### REQUIREMENT
In full and without alteration, print the entries that follow.

Records from a data collection:
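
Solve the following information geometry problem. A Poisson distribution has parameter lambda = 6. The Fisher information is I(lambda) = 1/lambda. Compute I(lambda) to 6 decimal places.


Fisher information for Poisson: I(lambda) = 1/lambda.
lambda = 6.
I(lambda) = 1/6 = 0.166667

0.166667


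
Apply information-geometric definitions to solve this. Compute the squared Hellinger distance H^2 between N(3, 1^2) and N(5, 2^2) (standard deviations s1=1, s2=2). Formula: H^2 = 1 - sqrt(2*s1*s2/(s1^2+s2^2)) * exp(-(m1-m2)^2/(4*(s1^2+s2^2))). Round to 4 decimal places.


Squared Hellinger distance for Gaussians:
H^2 = 1 - sqrt(2*s1*s2/(s1^2+s2^2)) * exp(-(m1-m2)^2/(4*(s1^2+s2^2))).
s1^2 = 1, s2^2 = 4, s1^2+s2^2 = 5.
sqrt(2*1*2/(5)) = 0.894427.
(m1-m2)^2 = (-2)^2 = 4.
exp(-4/(4*5)) = exp(-0.2) = 0.818731.
H^2 = 1 - 0.894427*0.818731 = 0.2677

0.2677


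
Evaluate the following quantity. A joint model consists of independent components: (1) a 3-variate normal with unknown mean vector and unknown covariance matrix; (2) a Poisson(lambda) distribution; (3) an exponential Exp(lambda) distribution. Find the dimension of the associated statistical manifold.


The dimension of a statistical manifold equals the number of free
(independent) real parameters of the model. For a product of independent
blocks the parameter counts add.
- 3-variate normal: 3 (mean) + 3*4/2 = 6 (symmetric covariance) = 9.
- Poisson (lambda): 1.
- exponential (lambda): 1.
Total = 9 + 1 + 1 = 11.
Dimension = 11

11


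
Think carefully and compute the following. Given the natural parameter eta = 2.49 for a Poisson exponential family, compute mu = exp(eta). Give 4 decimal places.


Expectation parameter for Poisson exponential family:
mu = exp(eta).
eta = 2.49.
mu = exp(2.49) = 12.0613

12.0613


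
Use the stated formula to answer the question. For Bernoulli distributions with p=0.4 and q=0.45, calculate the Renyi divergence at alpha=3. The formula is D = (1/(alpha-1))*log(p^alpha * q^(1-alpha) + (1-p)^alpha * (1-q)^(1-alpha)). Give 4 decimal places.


Renyi divergence of order alpha between Bernoulli distributions:
D = (1/(alpha-1))*log(p^alpha * q^(1-alpha) + (1-p)^alpha * (1-q)^(1-alpha)).
alpha = 3, p = 0.4, q = 0.45.
p^alpha * q^(1-alpha) = 0.4^3 * 0.45^-2 = 0.316049.
(1-p)^alpha * (1-q)^(1-alpha) = 0.6^3 * 0.55^-2 = 0.71405.
sum = 0.316049 + 0.71405 = 1.030099.
D = (1/2)*log(1.030099) = 0.0148

0.0148


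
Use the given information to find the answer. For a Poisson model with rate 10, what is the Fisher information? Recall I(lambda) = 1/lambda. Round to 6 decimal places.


Fisher information for Poisson: I(lambda) = 1/lambda.
lambda = 10.
I(lambda) = 1/10 = 0.100000

0.100000


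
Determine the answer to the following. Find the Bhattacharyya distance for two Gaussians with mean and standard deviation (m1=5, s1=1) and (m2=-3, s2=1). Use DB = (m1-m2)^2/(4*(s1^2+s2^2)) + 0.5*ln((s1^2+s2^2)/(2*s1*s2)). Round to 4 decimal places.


Bhattacharyya distance between two Gaussians:
DB = (m1-m2)^2/(4*(s1^2+s2^2)) + (1/2)*ln((s1^2+s2^2)/(2*s1*s2)).
(m1-m2)^2 = (8)^2 = 64.
s1^2+s2^2 = 1 + 1 = 2.
term1 = 64/8 = 8.0.
term2 = 0.5*ln(2/2.0) = 0.0.
DB = 8.0 + 0.0 = 8.0000

8.0000


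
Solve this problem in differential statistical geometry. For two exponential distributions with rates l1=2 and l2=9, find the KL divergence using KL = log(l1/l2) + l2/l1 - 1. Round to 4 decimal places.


KL divergence for exponential family:
KL = log(l1/l2) + l2/l1 - 1.
log(2/9) = -1.504077.
9/2 = 4.5.
KL = -1.504077 + 4.5 - 1 = 1.9959

1.9959


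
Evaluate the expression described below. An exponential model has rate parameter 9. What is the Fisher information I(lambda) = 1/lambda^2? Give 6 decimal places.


Fisher information for exponential: I(lambda) = 1/lambda^2.
lambda = 9, lambda^2 = 81.
I = 1/81 = 0.012346

0.012346


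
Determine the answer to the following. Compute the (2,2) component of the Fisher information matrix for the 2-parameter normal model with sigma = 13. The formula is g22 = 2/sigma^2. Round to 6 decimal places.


For the 2-parameter normal family, the Fisher metric has:
  g11 = 1/sigma^2, g22 = 2/sigma^2.
sigma = 13, sigma^2 = 169.
g22 = 0.011834

0.011834


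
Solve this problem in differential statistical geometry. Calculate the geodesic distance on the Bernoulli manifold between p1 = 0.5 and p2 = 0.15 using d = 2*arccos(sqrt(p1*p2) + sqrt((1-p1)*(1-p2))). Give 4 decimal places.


Geodesic distance on Bernoulli manifold:
d(p1,p2) = 2*arccos(sqrt(p1*p2) + sqrt((1-p1)*(1-p2))).
sqrt(p1*p2) = sqrt(0.5*0.15) = 0.273861.
sqrt((1-p1)*(1-p2)) = sqrt(0.5*0.85) = 0.65192.
arg = 0.273861 + 0.65192 = 0.925782.
d = 2*arccos(0.925782) = 0.7754

0.7754


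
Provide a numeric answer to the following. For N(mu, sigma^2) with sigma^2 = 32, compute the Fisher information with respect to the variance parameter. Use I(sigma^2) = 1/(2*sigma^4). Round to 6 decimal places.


Fisher information for variance: I(sigma^2) = 1/(2*sigma^4).
sigma^2 = 32, so sigma^4 = 1024.
I = 1/(2*1024) = 1/2048 = 0.000488

0.000488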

### YOUR RESPONSE
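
Solve the following information geometry problem. A Poisson distribution has parameter lambda = 6. The Fisher information is I(lambda) = 1/lambda. Compute I(lambda) to 6 decimal places.


Fisher information for Poisson: I(lambda) = 1/lambda.
lambda = 6.
I(lambda) = 1/6 = 0.166667

0.166667


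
Apply information-geometric definitions to solve this. Compute the squared Hellinger distance H^2 between N(3, 1^2) and N(5, 2^2) (standard deviations s1=1, s2=2). Formula: H^2 = 1 - sqrt(2*s1*s2/(s1^2+s2^2)) * exp(-(m1-m2)^2/(4*(s1^2+s2^2))). Round to 4 decimal places.


Squared Hellinger distance for Gaussians:
H^2 = 1 - sqrt(2*s1*s2/(s1^2+s2^2)) * exp(-(m1-m2)^2/(4*(s1^2+s2^2))).
s1^2 = 1, s2^2 = 4, s1^2+s2^2 = 5.
sqrt(2*1*2/(5)) = 0.894427.
(m1-m2)^2 = (-2)^2 = 4.
exp(-4/(4*5)) = exp(-0.2) = 0.818731.
H^2 = 1 - 0.894427*0.818731 = 0.2677

0.2677


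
Evaluate the following quantity. A joint model consists of independent components: (1) a 3-variate normal with unknown mean vector and unknown covariance matrix; (2) a Poisson(lambda) distribution; (3) an exponential Exp(lambda) distribution. Find the dimension of the associated statistical manifold.


The dimension of a statistical manifold equals the number of free
(independent) real parameters of the model. For a product of independent
blocks the parameter counts add.
- 3-variate normal: 3 (mean) + 3*4/2 = 6 (symmetric covariance) = 9.
- Poisson (lambda): 1.
- exponential (lambda): 1.
Total = 9 + 1 + 1 = 11.
Dimension = 11

11


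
Think carefully and compute the following. Given the natural parameter eta = 2.49 for a Poisson exponential family, compute mu = exp(eta). Give 4 decimal places.


Expectation parameter for Poisson exponential family:
mu = exp(eta).
eta = 2.49.
mu = exp(2.49) = 12.0613

12.0613


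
Use the stated formula to answer the question. For Bernoulli distributions with p=0.4 and q=0.45, calculate the Renyi divergence at alpha=3. The formula is D = (1/(alpha-1))*log(p^alpha * q^(1-alpha) + (1-p)^alpha * (1-q)^(1-alpha)). Give 4 decimal places.


Renyi divergence of order alpha between Bernoulli distributions:
D = (1/(alpha-1))*log(p^alpha * q^(1-alpha) + (1-p)^alpha * (1-q)^(1-alpha)).
alpha = 3, p = 0.4, q = 0.45.
p^alpha * q^(1-alpha) = 0.4^3 * 0.45^-2 = 0.316049.
(1-p)^alpha * (1-q)^(1-alpha) = 0.6^3 * 0.55^-2 = 0.71405.
sum = 0.316049 + 0.71405 = 1.030099.
D = (1/2)*log(1.030099) = 0.0148

0.0148


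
Use the given information to find the answer. For a Poisson model with rate 10, what is the Fisher information? Recall I(lambda) = 1/lambda. Round to 6 decimal places.


Fisher information for Poisson: I(lambda) = 1/lambda.
lambda = 10.
I(lambda) = 1/10 = 0.100000

0.100000


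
Determine the answer to the following. Find the Bhattacharyya distance for two Gaussians with mean and standard deviation (m1=5, s1=1) and (m2=-3, s2=1). Use DB = (m1-m2)^2/(4*(s1^2+s2^2)) + 0.5*ln((s1^2+s2^2)/(2*s1*s2)). Round to 4 decimal places.


Bhattacharyya distance between two Gaussians:
DB = (m1-m2)^2/(4*(s1^2+s2^2)) + (1/2)*ln((s1^2+s2^2)/(2*s1*s2)).
(m1-m2)^2 = (8)^2 = 64.
s1^2+s2^2 = 1 + 1 = 2.
term1 = 64/8 = 8.0.
term2 = 0.5*ln(2/2.0) = 0.0.
DB = 8.0 + 0.0 = 8.0000

8.0000


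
Solve this problem in differential statistical geometry. For two exponential distributions with rates l1=2 and l2=9, find the KL divergence using KL = log(l1/l2) + l2/l1 - 1. Round to 4 decimal places.


KL divergence for exponential family:
KL = log(l1/l2) + l2/l1 - 1.
log(2/9) = -1.504077.
9/2 = 4.5.
KL = -1.504077 + 4.5 - 1 = 1.9959

1.9959


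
Evaluate the expression described below. An exponential model has rate parameter 9. What is the Fisher information I(lambda) = 1/lambda^2? Give 6 decimal places.


Fisher information for exponential: I(lambda) = 1/lambda^2.
lambda = 9, lambda^2 = 81.
I = 1/81 = 0.012346

0.012346


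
Determine the answer to the following. Compute the (2,2) component of the Fisher information matrix for the 2-parameter normal model with sigma = 13. The formula is g22 = 2/sigma^2. Round to 6 decimal places.


For the 2-parameter normal family, the Fisher metric has:
  g11 = 1/sigma^2, g22 = 2/sigma^2.
sigma = 13, sigma^2 = 169.
g22 = 0.011834

0.011834


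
Solve this problem in differential statistical geometry. Calculate the geodesic distance on the Bernoulli manifold between p1 = 0.5 and p2 = 0.15 using d = 2*arccos(sqrt(p1*p2) + sqrt((1-p1)*(1-p2))). Give 4 decimal places.


Geodesic distance on Bernoulli manifold:
d(p1,p2) = 2*arccos(sqrt(p1*p2) + sqrt((1-p1)*(1-p2))).
sqrt(p1*p2) = sqrt(0.5*0.15) = 0.273861.
sqrt((1-p1)*(1-p2)) = sqrt(0.5*0.85) = 0.65192.
arg = 0.273861 + 0.65192 = 0.925782.
d = 2*arccos(0.925782) = 0.7754

0.7754


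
Provide a numeric answer to the following. For N(mu, sigma^2) with sigma^2 = 32, compute the Fisher information with respect to the variance parameter. Use I(sigma^2) = 1/(2*sigma^4). Round to 6 decimal places.


Fisher information for variance: I(sigma^2) = 1/(2*sigma^4).
sigma^2 = 32, so sigma^4 = 1024.
I = 1/(2*1024) = 1/2048 = 0.000488

0.000488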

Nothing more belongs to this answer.